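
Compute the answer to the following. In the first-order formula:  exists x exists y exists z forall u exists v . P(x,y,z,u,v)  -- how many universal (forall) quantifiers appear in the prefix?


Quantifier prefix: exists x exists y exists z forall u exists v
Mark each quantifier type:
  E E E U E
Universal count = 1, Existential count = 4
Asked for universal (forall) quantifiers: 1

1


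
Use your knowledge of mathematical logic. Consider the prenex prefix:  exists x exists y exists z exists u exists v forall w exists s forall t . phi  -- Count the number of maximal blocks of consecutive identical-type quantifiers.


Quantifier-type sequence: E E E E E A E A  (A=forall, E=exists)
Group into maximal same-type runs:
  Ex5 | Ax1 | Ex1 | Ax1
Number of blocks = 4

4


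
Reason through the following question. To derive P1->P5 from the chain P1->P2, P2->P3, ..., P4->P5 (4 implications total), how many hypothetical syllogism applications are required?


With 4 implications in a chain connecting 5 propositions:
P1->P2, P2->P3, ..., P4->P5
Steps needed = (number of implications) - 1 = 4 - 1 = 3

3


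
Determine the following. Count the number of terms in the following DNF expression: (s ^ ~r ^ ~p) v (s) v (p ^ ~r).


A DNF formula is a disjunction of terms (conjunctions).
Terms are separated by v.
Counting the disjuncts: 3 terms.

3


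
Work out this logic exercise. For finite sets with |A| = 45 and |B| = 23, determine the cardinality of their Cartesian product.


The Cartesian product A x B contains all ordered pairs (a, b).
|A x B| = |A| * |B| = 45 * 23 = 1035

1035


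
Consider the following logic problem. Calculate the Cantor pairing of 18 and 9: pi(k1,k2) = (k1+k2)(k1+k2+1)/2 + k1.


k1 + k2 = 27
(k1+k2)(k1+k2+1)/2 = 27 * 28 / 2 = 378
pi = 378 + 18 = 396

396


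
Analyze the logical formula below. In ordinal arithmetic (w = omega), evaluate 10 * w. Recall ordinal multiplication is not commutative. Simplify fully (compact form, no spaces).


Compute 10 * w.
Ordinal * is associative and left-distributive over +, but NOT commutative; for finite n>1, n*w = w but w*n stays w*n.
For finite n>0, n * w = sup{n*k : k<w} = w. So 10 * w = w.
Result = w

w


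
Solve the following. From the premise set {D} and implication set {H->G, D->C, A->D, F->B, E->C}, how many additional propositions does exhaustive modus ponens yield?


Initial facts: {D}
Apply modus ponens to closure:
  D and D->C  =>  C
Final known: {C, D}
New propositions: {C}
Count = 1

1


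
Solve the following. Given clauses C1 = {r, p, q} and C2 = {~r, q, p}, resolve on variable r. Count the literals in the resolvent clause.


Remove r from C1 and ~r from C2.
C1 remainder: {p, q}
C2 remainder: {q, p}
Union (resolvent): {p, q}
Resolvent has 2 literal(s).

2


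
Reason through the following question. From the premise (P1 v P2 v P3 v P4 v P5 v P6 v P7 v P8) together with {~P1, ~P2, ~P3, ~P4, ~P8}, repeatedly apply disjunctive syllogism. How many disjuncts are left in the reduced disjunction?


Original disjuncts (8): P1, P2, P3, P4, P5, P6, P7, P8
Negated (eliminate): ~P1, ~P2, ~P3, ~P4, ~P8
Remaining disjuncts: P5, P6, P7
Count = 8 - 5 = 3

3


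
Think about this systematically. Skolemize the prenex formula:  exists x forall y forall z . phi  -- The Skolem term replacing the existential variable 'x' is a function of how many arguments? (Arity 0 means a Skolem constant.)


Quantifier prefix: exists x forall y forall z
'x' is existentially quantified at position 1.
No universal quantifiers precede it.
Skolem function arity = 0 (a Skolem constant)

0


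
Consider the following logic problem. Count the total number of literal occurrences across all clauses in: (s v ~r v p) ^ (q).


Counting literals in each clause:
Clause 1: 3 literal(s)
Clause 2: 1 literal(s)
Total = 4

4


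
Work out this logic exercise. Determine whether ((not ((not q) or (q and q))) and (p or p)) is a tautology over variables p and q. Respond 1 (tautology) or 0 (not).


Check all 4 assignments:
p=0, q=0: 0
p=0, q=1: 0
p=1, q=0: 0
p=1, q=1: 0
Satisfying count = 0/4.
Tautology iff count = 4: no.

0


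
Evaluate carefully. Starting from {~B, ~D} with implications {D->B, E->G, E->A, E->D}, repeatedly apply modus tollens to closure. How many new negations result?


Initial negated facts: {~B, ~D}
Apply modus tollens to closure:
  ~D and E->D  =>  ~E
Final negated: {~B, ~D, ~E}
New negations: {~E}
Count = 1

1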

● REQUIRED ACTION
Extract the listing in its entirety, matching it exactly.

● RESULT OF THIS EXERCISE
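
Compute the answer to the following. In the first-order formula:  exists x exists y exists z forall u exists v . P(x,y,z,u,v)  -- how many universal (forall) quantifiers appear in the prefix?


Quantifier prefix: exists x exists y exists z forall u exists v
Mark each quantifier type:
  E E E U E
Universal count = 1, Existential count = 4
Asked for universal (forall) quantifiers: 1

1


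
Use your knowledge of mathematical logic. Consider the prenex prefix:  exists x exists y exists z exists u exists v forall w exists s forall t . phi  -- Count the number of maximal blocks of consecutive identical-type quantifiers.


Quantifier-type sequence: E E E E E A E A  (A=forall, E=exists)
Group into maximal same-type runs:
  Ex5 | Ax1 | Ex1 | Ax1
Number of blocks = 4

4


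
Reason through the following question. To derive P1->P5 from the chain P1->P2, P2->P3, ..., P4->P5 (4 implications total), how many hypothetical syllogism applications are required?


With 4 implications in a chain connecting 5 propositions:
P1->P2, P2->P3, ..., P4->P5
Steps needed = (number of implications) - 1 = 4 - 1 = 3

3


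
Determine the following. Count the number of terms in the following DNF expression: (s ^ ~r ^ ~p) v (s) v (p ^ ~r).


A DNF formula is a disjunction of terms (conjunctions).
Terms are separated by v.
Counting the disjuncts: 3 terms.

3


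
Work out this logic exercise. For finite sets with |A| = 45 and |B| = 23, determine the cardinality of their Cartesian product.


The Cartesian product A x B contains all ordered pairs (a, b).
|A x B| = |A| * |B| = 45 * 23 = 1035

1035


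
Consider the following logic problem. Calculate the Cantor pairing of 18 and 9: pi(k1,k2) = (k1+k2)(k1+k2+1)/2 + k1.


k1 + k2 = 27
(k1+k2)(k1+k2+1)/2 = 27 * 28 / 2 = 378
pi = 378 + 18 = 396

396


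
Analyze the logical formula below. In ordinal arithmetic (w = omega), evaluate 10 * w. Recall ordinal multiplication is not commutative. Simplify fully (compact form, no spaces).


Compute 10 * w.
Ordinal * is associative and left-distributive over +, but NOT commutative; for finite n>1, n*w = w but w*n stays w*n.
For finite n>0, n * w = sup{n*k : k<w} = w. So 10 * w = w.
Result = w

w


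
Solve the following. From the premise set {D} and implication set {H->G, D->C, A->D, F->B, E->C}, how many additional propositions does exhaustive modus ponens yield?


Initial facts: {D}
Apply modus ponens to closure:
  D and D->C  =>  C
Final known: {C, D}
New propositions: {C}
Count = 1

1


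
Solve the following. Given clauses C1 = {r, p, q} and C2 = {~r, q, p}, resolve on variable r. Count the literals in the resolvent clause.


Remove r from C1 and ~r from C2.
C1 remainder: {p, q}
C2 remainder: {q, p}
Union (resolvent): {p, q}
Resolvent has 2 literal(s).

2


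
Reason through the following question. From the premise (P1 v P2 v P3 v P4 v P5 v P6 v P7 v P8) together with {~P1, ~P2, ~P3, ~P4, ~P8}, repeatedly apply disjunctive syllogism. How many disjuncts are left in the reduced disjunction?


Original disjuncts (8): P1, P2, P3, P4, P5, P6, P7, P8
Negated (eliminate): ~P1, ~P2, ~P3, ~P4, ~P8
Remaining disjuncts: P5, P6, P7
Count = 8 - 5 = 3

3


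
Think about this systematically. Skolemize the prenex formula:  exists x forall y forall z . phi  -- The Skolem term replacing the existential variable 'x' is a function of how many arguments? (Arity 0 means a Skolem constant.)


Quantifier prefix: exists x forall y forall z
'x' is existentially quantified at position 1.
No universal quantifiers precede it.
Skolem function arity = 0 (a Skolem constant)

0


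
Consider the following logic problem. Count the total number of literal occurrences across all clauses in: (s v ~r v p) ^ (q).


Counting literals in each clause:
Clause 1: 3 literal(s)
Clause 2: 1 literal(s)
Total = 4

4


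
Work out this logic exercise. Determine whether ((not ((not q) or (q and q))) and (p or p)) is a tautology over variables p and q. Respond 1 (tautology) or 0 (not).


Check all 4 assignments:
p=0, q=0: 0
p=0, q=1: 0
p=1, q=0: 0
p=1, q=1: 0
Satisfying count = 0/4.
Tautology iff count = 4: no.

0


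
Evaluate carefully. Starting from {~B, ~D} with implications {D->B, E->G, E->A, E->D}, repeatedly apply modus tollens to closure. How many new negations result?


Initial negated facts: {~B, ~D}
Apply modus tollens to closure:
  ~D and E->D  =>  ~E
Final negated: {~B, ~D, ~E}
New negations: {~E}
Count = 1

1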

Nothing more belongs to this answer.